Exercise description:
Print the lines that run from the line with "There are 5" to the line with "A researcher models the defect", keeping both end lines, exactly as they appear in the entries below, and nothing else.

Exercise material:
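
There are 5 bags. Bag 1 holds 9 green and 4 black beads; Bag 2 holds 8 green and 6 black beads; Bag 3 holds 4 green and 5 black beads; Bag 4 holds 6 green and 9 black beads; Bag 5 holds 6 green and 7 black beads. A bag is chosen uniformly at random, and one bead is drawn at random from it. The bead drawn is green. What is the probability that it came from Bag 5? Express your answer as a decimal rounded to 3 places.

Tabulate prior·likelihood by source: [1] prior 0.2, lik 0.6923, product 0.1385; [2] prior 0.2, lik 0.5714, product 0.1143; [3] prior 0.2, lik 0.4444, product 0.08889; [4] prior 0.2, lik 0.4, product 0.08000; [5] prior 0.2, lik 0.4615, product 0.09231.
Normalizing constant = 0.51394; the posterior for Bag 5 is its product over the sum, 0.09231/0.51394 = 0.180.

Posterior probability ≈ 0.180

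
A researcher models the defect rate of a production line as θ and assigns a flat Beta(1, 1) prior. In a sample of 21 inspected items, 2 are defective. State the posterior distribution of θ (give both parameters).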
...
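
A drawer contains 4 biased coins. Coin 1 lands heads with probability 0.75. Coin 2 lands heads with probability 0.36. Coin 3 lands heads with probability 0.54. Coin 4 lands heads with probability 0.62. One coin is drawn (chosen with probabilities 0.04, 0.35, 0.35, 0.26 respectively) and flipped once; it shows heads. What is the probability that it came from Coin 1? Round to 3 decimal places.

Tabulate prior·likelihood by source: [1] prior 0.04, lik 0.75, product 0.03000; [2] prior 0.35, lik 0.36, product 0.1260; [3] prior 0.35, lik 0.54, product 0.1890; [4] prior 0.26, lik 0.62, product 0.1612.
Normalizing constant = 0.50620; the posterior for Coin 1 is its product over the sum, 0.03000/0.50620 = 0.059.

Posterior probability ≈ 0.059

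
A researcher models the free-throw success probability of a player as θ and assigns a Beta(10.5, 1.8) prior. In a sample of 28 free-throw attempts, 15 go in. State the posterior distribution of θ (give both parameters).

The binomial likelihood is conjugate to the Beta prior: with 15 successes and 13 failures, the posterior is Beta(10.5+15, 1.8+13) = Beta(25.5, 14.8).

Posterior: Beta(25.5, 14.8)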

Expected answer:
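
There are 5 bags. Bag 1 holds 9 green and 4 black beads; Bag 2 holds 8 green and 6 black beads; Bag 3 holds 4 green and 5 black beads; Bag 4 holds 6 green and 9 black beads; Bag 5 holds 6 green and 7 black beads. A bag is chosen uniformly at random, and one bead is drawn at random from it. The bead drawn is green. What is the probability that it came from Bag 5? Express your answer as a decimal rounded to 3 places.

Tabulate prior·likelihood by source: [1] prior 0.2, lik 0.6923, product 0.1385; [2] prior 0.2, lik 0.5714, product 0.1143; [3] prior 0.2, lik 0.4444, product 0.08889; [4] prior 0.2, lik 0.4, product 0.08000; [5] prior 0.2, lik 0.4615, product 0.09231.
Normalizing constant = 0.51394; the posterior for Bag 5 is its product over the sum, 0.09231/0.51394 = 0.180.

Posterior probability ≈ 0.180

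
A researcher models the defect rate of a production line as θ and assigns a flat Beta(1, 1) prior. In a sample of 21 inspected items, 2 are defective. State the posterior distribution of θ (give both parameters).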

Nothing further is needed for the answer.